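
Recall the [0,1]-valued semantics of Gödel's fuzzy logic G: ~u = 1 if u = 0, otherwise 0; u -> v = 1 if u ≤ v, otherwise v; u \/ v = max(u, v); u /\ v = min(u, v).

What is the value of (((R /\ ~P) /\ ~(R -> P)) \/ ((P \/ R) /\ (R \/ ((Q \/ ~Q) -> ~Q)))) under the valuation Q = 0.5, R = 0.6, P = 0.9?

0.60

~P: Gödel ¬ of 0.9 = 0 (operand ≠ 0)
(R /\ ~P) = min(0.6, 0) = 0
(R -> P): 0.6 ≤ 0.9, so result = 1
~(R -> P): Gödel ¬ of 1 = 0 (operand ≠ 0)
((R /\ ~P) /\ ~(R -> P)) = min(0, 0) = 0
(P \/ R) = max(0.9, 0.6) = 0.9
~Q: Gödel ¬ of 0.5 = 0 (operand ≠ 0)
(Q \/ ~Q) = max(0.5, 0) = 0.5
~Q: Gödel ¬ of 0.5 = 0 (operand ≠ 0)
((Q \/ ~Q) -> ~Q): 0.5 > 0, so result = 0
(R \/ ((Q \/ ~Q) -> ~Q)) = max(0.6, 0) = 0.6
((P \/ R) /\ (R \/ ((Q \/ ~Q) -> ~Q))) = min(0.9, 0.6) = 0.6
(((R /\ ~P) /\ ~(R -> P)) \/ ((P \/ R) /\ (R \/ ((Q \/ ~Q) -> ~Q)))) = max(0, 0.6) = 0.6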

TASK PROMPT | Copy every record precisely, omitting nothing.

OUTPUT OF THE TASK |
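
Recall the [0,1]-valued semantics of Gödel's fuzzy logic G: ~u = 1 if u = 0, otherwise 0; u -> v = 1 if u ≤ v, otherwise v; u \/ v = max(u, v); u /\ v = min(u, v).

What is the value of (((R /\ ~P) /\ ~(R -> P)) \/ ((P \/ R) /\ (R \/ ((Q \/ ~Q) -> ~Q)))) under the valuation Q = 0.5, R = 0.6, P = 0.9?

0.60

~P: Gödel ¬ of 0.9 = 0 (operand ≠ 0)
(R /\ ~P) = min(0.6, 0) = 0
(R -> P): 0.6 ≤ 0.9, so result = 1
~(R -> P): Gödel ¬ of 1 = 0 (operand ≠ 0)
((R /\ ~P) /\ ~(R -> P)) = min(0, 0) = 0
(P \/ R) = max(0.9, 0.6) = 0.9
~Q: Gödel ¬ of 0.5 = 0 (operand ≠ 0)
(Q \/ ~Q) = max(0.5, 0) = 0.5
~Q: Gödel ¬ of 0.5 = 0 (operand ≠ 0)
((Q \/ ~Q) -> ~Q): 0.5 > 0, so result = 0
(R \/ ((Q \/ ~Q) -> ~Q)) = max(0.6, 0) = 0.6
((P \/ R) /\ (R \/ ((Q \/ ~Q) -> ~Q))) = min(0.9, 0.6) = 0.6
(((R /\ ~P) /\ ~(R -> P)) \/ ((P \/ R) /\ (R \/ ((Q \/ ~Q) -> ~Q)))) = max(0, 0.6) = 0.6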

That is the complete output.